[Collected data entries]

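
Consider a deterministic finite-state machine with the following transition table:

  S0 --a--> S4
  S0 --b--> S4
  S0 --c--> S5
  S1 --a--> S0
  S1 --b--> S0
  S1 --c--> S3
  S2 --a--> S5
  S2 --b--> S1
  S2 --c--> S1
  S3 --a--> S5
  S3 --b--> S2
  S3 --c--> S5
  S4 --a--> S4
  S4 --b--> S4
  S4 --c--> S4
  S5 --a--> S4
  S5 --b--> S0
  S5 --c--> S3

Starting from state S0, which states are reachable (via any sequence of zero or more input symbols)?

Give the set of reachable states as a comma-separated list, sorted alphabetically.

Answer: S0, S1, S2, S3, S4, S5

Derivation:
BFS from S0:
  visit S0: S0--a-->S4 (new), S0--b-->S4 (seen), S0--c-->S5 (new)
  visit S4: S4--a-->S4 (seen), S4--b-->S4 (seen), S4--c-->S4 (seen)
  visit S5: S5--a-->S4 (seen), S5--b-->S0 (seen), S5--c-->S3 (new)
  visit S3: S3--a-->S5 (seen), S3--b-->S2 (new), S3--c-->S5 (seen)
  visit S2: S2--a-->S5 (seen), S2--b-->S1 (new), S2--c-->S1 (seen)
  visit S1: S1--a-->S0 (seen), S1--b-->S0 (seen), S1--c-->S3 (seen)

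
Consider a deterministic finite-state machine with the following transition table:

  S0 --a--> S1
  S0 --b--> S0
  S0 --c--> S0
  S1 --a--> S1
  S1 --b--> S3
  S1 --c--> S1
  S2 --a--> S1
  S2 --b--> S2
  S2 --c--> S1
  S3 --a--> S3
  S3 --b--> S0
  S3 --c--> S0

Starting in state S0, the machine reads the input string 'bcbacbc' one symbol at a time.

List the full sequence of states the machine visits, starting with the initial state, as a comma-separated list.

Start: S0
  read 'b': S0 --b--> S0
  read 'c': S0 --c--> S0
  read 'b': S0 --b--> S0
  read 'a': S0 --a--> S1
  read 'c': S1 --c--> S1
  read 'b': S1 --b--> S3
  read 'c': S3 --c--> S0

Answer: S0, S0, S0, S0, S1, S1, S3, S0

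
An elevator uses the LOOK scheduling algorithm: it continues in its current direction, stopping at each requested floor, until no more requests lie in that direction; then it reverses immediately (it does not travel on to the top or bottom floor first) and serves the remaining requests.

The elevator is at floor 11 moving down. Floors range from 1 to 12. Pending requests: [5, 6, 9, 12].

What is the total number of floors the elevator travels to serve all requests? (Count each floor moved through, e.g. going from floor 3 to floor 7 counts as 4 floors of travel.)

Answer: 13

Derivation:
Start at floor 11 moving down, LOOK stop order: [9, 6, 5, 12]
  11 → 9: |9-11| = 2, total = 2
  9 → 6: |6-9| = 3, total = 5
  6 → 5: |5-6| = 1, total = 6
  5 → 12: |12-5| = 7, total = 13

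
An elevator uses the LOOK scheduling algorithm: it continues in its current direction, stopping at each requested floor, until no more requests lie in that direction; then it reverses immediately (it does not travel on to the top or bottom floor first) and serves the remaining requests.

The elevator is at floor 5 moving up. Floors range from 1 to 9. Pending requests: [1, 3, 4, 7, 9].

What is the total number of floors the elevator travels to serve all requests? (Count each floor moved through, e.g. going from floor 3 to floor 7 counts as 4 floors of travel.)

Start at floor 5 moving up, LOOK stop order: [7, 9, 4, 3, 1]
  5 → 7: |7-5| = 2, total = 2
  7 → 9: |9-7| = 2, total = 4
  9 → 4: |4-9| = 5, total = 9
  4 → 3: |3-4| = 1, total = 10
  3 → 1: |1-3| = 2, total = 12

Answer: 12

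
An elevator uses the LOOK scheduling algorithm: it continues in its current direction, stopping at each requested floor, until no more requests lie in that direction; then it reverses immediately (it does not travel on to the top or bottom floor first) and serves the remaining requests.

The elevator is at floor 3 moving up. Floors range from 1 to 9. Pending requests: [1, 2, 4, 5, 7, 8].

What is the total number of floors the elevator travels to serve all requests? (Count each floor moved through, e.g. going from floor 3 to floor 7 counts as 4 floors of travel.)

Start at floor 3 moving up, LOOK stop order: [4, 5, 7, 8, 2, 1]
  3 → 4: |4-3| = 1, total = 1
  4 → 5: |5-4| = 1, total = 2
  5 → 7: |7-5| = 2, total = 4
  7 → 8: |8-7| = 1, total = 5
  8 → 2: |2-8| = 6, total = 11
  2 → 1: |1-2| = 1, total = 12

Answer: 12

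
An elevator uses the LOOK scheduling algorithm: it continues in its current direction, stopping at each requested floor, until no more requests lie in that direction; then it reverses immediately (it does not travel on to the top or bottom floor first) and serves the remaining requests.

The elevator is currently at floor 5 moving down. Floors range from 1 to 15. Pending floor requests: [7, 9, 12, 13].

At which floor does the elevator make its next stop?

Answer: 7

Derivation:
Current floor: 5, direction: down
Requests above: [7, 9, 12, 13]
Requests below: []
Moving down but no requests below → reverse; nearest above is min([7, 9, 12, 13]) = 7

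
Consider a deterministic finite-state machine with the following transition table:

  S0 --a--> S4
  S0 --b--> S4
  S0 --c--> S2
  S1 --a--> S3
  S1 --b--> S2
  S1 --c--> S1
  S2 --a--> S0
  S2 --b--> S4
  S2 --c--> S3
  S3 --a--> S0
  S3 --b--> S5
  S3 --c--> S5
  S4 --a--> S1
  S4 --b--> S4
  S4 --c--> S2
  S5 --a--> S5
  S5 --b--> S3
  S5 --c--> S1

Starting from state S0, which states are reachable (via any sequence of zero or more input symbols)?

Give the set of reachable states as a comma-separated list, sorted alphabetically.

BFS from S0:
  visit S0: S0--a-->S4 (new), S0--b-->S4 (seen), S0--c-->S2 (new)
  visit S4: S4--a-->S1 (new), S4--b-->S4 (seen), S4--c-->S2 (seen)
  visit S2: S2--a-->S0 (seen), S2--b-->S4 (seen), S2--c-->S3 (new)
  visit S1: S1--a-->S3 (seen), S1--b-->S2 (seen), S1--c-->S1 (seen)
  visit S3: S3--a-->S0 (seen), S3--b-->S5 (new), S3--c-->S5 (seen)
  visit S5: S5--a-->S5 (seen), S5--b-->S3 (seen), S5--c-->S1 (seen)

Answer: S0, S1, S2, S3, S4, S5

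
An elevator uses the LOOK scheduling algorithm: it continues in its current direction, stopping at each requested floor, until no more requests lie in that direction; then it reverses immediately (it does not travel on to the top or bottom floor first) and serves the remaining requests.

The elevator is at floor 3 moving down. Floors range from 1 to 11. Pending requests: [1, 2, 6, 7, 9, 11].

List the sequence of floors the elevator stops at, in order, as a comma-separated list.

Answer: 2, 1, 6, 7, 9, 11

Derivation:
Current: 3, moving DOWN
Serve below first (descending): [2, 1]
Then reverse, serve above (ascending): [6, 7, 9, 11]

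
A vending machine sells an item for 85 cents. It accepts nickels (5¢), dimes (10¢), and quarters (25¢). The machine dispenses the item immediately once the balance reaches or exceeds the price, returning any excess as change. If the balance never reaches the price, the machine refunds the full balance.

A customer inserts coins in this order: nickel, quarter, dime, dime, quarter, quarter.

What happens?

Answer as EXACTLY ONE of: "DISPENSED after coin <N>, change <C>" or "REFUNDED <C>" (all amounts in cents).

Answer: DISPENSED after coin 6, change 15

Derivation:
Price: 85¢
Coin 1 (nickel, 5¢): balance = 5¢
Coin 2 (quarter, 25¢): balance = 30¢
Coin 3 (dime, 10¢): balance = 40¢
Coin 4 (dime, 10¢): balance = 50¢
Coin 5 (quarter, 25¢): balance = 75¢
Coin 6 (quarter, 25¢): balance = 100¢
  → balance >= price → DISPENSE, change = 100 - 85 = 15¢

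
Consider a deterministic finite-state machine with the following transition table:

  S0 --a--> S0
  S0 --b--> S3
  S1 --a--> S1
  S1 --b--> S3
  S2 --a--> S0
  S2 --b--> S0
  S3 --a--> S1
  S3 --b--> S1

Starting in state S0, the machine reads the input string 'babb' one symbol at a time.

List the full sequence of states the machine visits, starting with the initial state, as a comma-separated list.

Start: S0
  read 'b': S0 --b--> S3
  read 'a': S3 --a--> S1
  read 'b': S1 --b--> S3
  read 'b': S3 --b--> S1

Answer: S0, S3, S1, S3, S1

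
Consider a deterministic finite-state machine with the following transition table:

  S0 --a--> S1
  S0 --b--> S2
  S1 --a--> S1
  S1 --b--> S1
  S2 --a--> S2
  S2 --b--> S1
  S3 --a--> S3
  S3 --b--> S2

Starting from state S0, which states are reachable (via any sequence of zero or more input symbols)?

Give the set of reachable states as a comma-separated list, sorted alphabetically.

BFS from S0:
  visit S0: S0--a-->S1 (new), S0--b-->S2 (new)
  visit S1: S1--a-->S1 (seen), S1--b-->S1 (seen)
  visit S2: S2--a-->S2 (seen), S2--b-->S1 (seen)

Answer: S0, S1, S2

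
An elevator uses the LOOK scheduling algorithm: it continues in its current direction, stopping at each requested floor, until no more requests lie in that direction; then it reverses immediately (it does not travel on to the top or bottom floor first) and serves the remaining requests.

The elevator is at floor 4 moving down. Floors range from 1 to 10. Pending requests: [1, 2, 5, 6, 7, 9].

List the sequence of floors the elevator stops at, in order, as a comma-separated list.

Answer: 2, 1, 5, 6, 7, 9

Derivation:
Current: 4, moving DOWN
Serve below first (descending): [2, 1]
Then reverse, serve above (ascending): [5, 6, 7, 9]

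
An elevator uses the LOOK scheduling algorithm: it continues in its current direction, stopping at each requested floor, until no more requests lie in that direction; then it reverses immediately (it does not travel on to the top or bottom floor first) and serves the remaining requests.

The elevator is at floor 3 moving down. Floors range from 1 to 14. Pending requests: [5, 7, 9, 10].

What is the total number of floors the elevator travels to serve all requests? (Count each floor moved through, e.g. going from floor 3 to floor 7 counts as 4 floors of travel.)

Answer: 7

Derivation:
Start at floor 3 moving down, LOOK stop order: [5, 7, 9, 10]
  3 → 5: |5-3| = 2, total = 2
  5 → 7: |7-5| = 2, total = 4
  7 → 9: |9-7| = 2, total = 6
  9 → 10: |10-9| = 1, total = 7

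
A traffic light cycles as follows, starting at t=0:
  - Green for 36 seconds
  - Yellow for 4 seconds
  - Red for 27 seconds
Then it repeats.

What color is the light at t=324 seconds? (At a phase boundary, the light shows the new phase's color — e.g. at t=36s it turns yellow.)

Cycle length = 36 + 4 + 27 = 67s
t = 324, phase_t = 324 mod 67 = 56
56 >= 40 → RED

Answer: red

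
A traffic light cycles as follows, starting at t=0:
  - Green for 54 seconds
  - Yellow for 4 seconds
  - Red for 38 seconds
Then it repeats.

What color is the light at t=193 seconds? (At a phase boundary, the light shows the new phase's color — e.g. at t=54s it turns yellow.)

Answer: green

Derivation:
Cycle length = 54 + 4 + 38 = 96s
t = 193, phase_t = 193 mod 96 = 1
1 < 54 (green end) → GREEN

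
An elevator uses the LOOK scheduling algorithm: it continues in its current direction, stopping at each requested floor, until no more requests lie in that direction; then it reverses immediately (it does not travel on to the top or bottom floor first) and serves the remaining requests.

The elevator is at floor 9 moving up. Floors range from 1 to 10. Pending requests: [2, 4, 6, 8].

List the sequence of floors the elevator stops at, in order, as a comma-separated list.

Answer: 8, 6, 4, 2

Derivation:
Current: 9, moving UP
Serve above first (ascending): []
Then reverse, serve below (descending): [8, 6, 4, 2]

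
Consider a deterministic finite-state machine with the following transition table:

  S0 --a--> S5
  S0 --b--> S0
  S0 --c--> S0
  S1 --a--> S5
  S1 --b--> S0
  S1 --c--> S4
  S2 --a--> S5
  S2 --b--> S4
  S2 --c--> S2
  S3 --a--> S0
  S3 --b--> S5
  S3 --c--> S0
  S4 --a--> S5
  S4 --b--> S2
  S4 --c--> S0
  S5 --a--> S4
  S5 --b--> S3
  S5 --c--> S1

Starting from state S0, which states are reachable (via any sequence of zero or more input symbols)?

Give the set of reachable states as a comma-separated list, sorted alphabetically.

Answer: S0, S1, S2, S3, S4, S5

Derivation:
BFS from S0:
  visit S0: S0--a-->S5 (new), S0--b-->S0 (seen), S0--c-->S0 (seen)
  visit S5: S5--a-->S4 (new), S5--b-->S3 (new), S5--c-->S1 (new)
  visit S4: S4--a-->S5 (seen), S4--b-->S2 (new), S4--c-->S0 (seen)
  visit S3: S3--a-->S0 (seen), S3--b-->S5 (seen), S3--c-->S0 (seen)
  visit S1: S1--a-->S5 (seen), S1--b-->S0 (seen), S1--c-->S4 (seen)
  visit S2: S2--a-->S5 (seen), S2--b-->S4 (seen), S2--c-->S2 (seen)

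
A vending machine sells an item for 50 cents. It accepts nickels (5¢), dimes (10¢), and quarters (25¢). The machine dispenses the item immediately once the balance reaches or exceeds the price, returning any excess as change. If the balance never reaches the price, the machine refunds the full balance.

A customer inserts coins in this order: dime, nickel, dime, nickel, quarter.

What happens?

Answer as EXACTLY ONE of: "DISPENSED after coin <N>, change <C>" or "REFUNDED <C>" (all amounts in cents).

Price: 50¢
Coin 1 (dime, 10¢): balance = 10¢
Coin 2 (nickel, 5¢): balance = 15¢
Coin 3 (dime, 10¢): balance = 25¢
Coin 4 (nickel, 5¢): balance = 30¢
Coin 5 (quarter, 25¢): balance = 55¢
  → balance >= price → DISPENSE, change = 55 - 50 = 5¢

Answer: DISPENSED after coin 5, change 5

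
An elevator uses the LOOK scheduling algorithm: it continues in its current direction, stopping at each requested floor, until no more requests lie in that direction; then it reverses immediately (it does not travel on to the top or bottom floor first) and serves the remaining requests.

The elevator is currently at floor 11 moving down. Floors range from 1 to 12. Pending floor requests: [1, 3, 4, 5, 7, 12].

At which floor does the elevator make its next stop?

Current floor: 11, direction: down
Requests above: [12]
Requests below: [1, 3, 4, 5, 7]
Moving down and requests lie below → nearest below is max([1, 3, 4, 5, 7]) = 7

Answer: 7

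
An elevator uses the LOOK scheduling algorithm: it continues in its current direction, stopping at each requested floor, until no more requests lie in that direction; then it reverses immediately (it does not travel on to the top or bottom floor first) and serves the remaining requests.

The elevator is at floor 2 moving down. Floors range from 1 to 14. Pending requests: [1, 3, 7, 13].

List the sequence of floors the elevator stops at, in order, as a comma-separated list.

Current: 2, moving DOWN
Serve below first (descending): [1]
Then reverse, serve above (ascending): [3, 7, 13]

Answer: 1, 3, 7, 13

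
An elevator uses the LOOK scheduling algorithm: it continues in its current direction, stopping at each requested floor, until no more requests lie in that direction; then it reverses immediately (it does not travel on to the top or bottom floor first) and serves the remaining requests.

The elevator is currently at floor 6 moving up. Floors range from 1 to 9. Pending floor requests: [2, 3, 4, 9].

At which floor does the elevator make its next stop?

Answer: 9

Derivation:
Current floor: 6, direction: up
Requests above: [9]
Requests below: [2, 3, 4]
Moving up and requests lie above → nearest above is min([9]) = 9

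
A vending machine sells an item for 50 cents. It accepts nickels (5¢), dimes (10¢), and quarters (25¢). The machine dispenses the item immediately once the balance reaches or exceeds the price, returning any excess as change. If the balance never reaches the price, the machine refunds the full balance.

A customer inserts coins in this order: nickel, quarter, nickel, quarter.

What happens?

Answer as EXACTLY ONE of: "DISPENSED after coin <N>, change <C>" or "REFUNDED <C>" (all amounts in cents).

Price: 50¢
Coin 1 (nickel, 5¢): balance = 5¢
Coin 2 (quarter, 25¢): balance = 30¢
Coin 3 (nickel, 5¢): balance = 35¢
Coin 4 (quarter, 25¢): balance = 60¢
  → balance >= price → DISPENSE, change = 60 - 50 = 10¢

Answer: DISPENSED after coin 4, change 10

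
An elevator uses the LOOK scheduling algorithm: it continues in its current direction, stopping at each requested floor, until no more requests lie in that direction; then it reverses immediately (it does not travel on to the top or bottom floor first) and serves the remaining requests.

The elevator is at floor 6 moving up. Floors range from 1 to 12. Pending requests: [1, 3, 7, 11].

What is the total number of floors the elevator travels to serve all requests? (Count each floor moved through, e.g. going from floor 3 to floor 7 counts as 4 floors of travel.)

Answer: 15

Derivation:
Start at floor 6 moving up, LOOK stop order: [7, 11, 3, 1]
  6 → 7: |7-6| = 1, total = 1
  7 → 11: |11-7| = 4, total = 5
  11 → 3: |3-11| = 8, total = 13
  3 → 1: |1-3| = 2, total = 15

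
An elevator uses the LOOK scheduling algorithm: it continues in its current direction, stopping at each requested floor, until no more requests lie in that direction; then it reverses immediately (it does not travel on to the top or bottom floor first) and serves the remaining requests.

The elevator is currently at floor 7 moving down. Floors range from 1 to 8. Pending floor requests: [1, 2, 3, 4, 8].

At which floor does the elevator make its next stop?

Answer: 4

Derivation:
Current floor: 7, direction: down
Requests above: [8]
Requests below: [1, 2, 3, 4]
Moving down and requests lie below → nearest below is max([1, 2, 3, 4]) = 4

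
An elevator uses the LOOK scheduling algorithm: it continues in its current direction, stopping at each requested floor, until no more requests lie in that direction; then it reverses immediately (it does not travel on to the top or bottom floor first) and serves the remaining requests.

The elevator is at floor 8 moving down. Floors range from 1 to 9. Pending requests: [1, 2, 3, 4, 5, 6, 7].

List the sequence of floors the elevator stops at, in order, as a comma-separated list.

Answer: 7, 6, 5, 4, 3, 2, 1

Derivation:
Current: 8, moving DOWN
Serve below first (descending): [7, 6, 5, 4, 3, 2, 1]
Then reverse, serve above (ascending): []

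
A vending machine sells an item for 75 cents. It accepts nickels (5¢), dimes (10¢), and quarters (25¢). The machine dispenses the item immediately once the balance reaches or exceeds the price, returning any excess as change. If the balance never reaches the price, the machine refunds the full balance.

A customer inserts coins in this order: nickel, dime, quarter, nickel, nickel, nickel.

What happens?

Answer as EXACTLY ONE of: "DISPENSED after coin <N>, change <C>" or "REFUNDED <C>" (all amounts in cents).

Answer: REFUNDED 55

Derivation:
Price: 75¢
Coin 1 (nickel, 5¢): balance = 5¢
Coin 2 (dime, 10¢): balance = 15¢
Coin 3 (quarter, 25¢): balance = 40¢
Coin 4 (nickel, 5¢): balance = 45¢
Coin 5 (nickel, 5¢): balance = 50¢
Coin 6 (nickel, 5¢): balance = 55¢
All coins inserted, balance 55¢ < price 75¢ → REFUND 55¢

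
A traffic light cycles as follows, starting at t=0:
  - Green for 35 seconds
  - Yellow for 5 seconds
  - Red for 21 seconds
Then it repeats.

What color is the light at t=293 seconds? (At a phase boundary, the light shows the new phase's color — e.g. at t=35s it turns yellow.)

Answer: red

Derivation:
Cycle length = 35 + 5 + 21 = 61s
t = 293, phase_t = 293 mod 61 = 49
49 >= 40 → RED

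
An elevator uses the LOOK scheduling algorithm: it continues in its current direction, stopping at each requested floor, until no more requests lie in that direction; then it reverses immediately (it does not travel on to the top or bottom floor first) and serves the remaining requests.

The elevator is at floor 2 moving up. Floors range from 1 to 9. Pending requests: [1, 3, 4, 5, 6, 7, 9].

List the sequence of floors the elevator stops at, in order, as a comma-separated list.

Current: 2, moving UP
Serve above first (ascending): [3, 4, 5, 6, 7, 9]
Then reverse, serve below (descending): [1]

Answer: 3, 4, 5, 6, 7, 9, 1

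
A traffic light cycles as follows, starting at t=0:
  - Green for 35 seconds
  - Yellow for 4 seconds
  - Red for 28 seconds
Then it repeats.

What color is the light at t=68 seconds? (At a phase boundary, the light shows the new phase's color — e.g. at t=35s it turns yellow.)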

Your instructions - Please list every line of the records that contains "customer".

Answer section -
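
A customer inserts coins in this order: nickel, quarter, dime, dime, quarter, quarter.
A customer inserts coins in this order: dime, nickel, dime, nickel, quarter.
A customer inserts coins in this order: nickel, quarter, nickel, quarter.
A customer inserts coins in this order: nickel, dime, quarter, nickel, nickel, nickel.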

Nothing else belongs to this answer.